[Start of Attachment]

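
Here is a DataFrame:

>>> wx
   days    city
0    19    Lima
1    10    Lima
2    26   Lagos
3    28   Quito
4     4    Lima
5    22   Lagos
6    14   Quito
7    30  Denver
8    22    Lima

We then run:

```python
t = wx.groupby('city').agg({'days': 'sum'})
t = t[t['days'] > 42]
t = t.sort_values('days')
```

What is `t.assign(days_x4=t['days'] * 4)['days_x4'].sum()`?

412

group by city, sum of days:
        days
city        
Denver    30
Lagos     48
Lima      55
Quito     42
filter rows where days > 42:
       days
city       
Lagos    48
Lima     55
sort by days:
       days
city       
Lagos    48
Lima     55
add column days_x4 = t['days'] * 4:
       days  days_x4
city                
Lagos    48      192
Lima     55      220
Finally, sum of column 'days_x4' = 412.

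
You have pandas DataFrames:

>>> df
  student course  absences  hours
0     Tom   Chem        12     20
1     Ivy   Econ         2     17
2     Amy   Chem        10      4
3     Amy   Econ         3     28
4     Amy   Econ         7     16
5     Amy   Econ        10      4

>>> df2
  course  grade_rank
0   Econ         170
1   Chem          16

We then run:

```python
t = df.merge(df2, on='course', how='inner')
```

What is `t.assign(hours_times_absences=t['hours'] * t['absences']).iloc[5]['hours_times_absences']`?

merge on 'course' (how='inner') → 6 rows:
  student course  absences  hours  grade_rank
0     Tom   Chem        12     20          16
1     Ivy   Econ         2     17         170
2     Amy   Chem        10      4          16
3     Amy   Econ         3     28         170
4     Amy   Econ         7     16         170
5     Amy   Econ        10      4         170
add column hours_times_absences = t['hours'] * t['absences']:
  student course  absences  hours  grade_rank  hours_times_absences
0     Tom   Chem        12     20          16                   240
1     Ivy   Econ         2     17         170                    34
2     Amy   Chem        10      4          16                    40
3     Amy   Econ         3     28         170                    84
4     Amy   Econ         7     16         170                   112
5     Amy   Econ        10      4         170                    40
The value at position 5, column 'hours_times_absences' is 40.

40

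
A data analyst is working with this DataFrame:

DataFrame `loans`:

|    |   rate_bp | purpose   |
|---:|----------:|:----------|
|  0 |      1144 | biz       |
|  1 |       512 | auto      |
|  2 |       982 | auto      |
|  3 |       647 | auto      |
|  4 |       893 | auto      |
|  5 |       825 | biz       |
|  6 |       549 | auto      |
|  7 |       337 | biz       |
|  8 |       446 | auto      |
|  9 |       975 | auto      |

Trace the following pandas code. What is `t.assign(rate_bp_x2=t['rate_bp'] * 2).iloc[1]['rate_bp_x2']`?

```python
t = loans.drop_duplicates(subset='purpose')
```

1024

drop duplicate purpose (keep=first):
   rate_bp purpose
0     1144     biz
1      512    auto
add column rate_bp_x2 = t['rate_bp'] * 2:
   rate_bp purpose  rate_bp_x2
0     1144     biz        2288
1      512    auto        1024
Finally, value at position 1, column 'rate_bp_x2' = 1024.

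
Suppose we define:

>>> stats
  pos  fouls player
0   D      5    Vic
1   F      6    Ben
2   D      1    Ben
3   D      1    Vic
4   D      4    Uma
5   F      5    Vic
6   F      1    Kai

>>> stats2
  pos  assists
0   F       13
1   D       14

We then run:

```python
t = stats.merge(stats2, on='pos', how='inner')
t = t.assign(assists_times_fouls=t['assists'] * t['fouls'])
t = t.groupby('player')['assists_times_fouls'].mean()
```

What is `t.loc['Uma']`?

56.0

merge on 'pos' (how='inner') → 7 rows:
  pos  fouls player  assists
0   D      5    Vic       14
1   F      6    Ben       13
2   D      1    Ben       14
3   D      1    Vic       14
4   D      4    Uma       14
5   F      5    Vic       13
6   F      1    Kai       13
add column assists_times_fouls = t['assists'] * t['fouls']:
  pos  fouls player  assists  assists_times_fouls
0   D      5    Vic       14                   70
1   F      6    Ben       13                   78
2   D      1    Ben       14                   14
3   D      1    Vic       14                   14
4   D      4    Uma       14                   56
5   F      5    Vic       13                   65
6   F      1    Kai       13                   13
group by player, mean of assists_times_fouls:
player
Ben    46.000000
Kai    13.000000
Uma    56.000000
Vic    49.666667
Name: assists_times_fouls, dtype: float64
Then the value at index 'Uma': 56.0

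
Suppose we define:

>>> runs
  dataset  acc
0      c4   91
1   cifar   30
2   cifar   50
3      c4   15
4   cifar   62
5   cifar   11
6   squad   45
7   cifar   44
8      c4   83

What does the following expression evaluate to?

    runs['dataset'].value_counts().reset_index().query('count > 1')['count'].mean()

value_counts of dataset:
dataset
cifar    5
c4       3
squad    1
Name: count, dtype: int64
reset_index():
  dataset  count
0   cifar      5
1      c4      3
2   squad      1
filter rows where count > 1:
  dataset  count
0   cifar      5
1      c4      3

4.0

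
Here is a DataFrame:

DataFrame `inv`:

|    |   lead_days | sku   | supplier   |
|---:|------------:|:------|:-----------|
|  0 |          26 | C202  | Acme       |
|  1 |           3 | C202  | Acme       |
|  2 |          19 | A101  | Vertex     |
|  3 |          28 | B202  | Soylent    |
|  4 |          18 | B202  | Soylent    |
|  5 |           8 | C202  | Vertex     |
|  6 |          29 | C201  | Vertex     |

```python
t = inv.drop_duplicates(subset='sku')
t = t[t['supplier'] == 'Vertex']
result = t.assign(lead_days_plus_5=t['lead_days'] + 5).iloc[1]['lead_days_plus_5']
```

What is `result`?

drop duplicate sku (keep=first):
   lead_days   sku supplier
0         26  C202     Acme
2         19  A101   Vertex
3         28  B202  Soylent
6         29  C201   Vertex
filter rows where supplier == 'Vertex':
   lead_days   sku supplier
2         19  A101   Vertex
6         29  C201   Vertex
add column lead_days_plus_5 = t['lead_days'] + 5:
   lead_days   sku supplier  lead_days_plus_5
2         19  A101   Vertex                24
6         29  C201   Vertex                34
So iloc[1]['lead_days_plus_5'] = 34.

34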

[End of Attachment]

**Task to complete:**
Your task is to copy every line of the entries that contains the string "groupby".

**Reply:**
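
t = wx.groupby('city').agg({'days': 'sum'})
t = t.groupby('player')['assists_times_fouls'].mean()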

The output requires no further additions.